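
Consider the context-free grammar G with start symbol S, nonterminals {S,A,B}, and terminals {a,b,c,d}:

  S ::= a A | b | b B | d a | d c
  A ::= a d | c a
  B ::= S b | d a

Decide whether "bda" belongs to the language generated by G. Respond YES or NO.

Convert to CNF:
  S -> T0 A | T1 T0 | T1 T2 | T3 B | b
  A -> T0 T1 | T2 T0
  B -> S T3 | T1 T0
  T0 -> a
  T1 -> d
  T2 -> c
  T3 -> b

CYK table (by increasing span):
  T[0,0] 'b' = {S,T3}  orig:{S}
  T[1,1] 'd' = {T1}  orig:{}
  T[2,2] 'a' = {T0}  orig:{}
  T[0,1] 'bd' = ∅
  T[1,2] 'da' = {B,S}
  T[0,2] 'bda' = {S}

S ∈ T[0,2] ⇒ YES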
##############################
What the task asks:
Go through the listing above and restate it word for word.

Answer space:
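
Consider the context-free grammar G with start symbol S, nonterminals {S,A,B}, and terminals {a,b,c,d}:

  S ::= a A | b | b B | d a | d c
  A ::= a d | c a
  B ::= S b | d a

Decide whether "bda" belongs to the language generated by G. Respond YES or NO.

Convert to CNF:
  S -> T0 A | T1 T0 | T1 T2 | T3 B | b
  A -> T0 T1 | T2 T0
  B -> S T3 | T1 T0
  T0 -> a
  T1 -> d
  T2 -> c
  T3 -> b

CYK table (by increasing span):
  T[0,0] 'b' = {S,T3}  orig:{S}
  T[1,1] 'd' = {T1}  orig:{}
  T[2,2] 'a' = {T0}  orig:{}
  T[0,1] 'bd' = ∅
  T[1,2] 'da' = {B,S}
  T[0,2] 'bda' = {S}

S ∈ T[0,2] ⇒ YES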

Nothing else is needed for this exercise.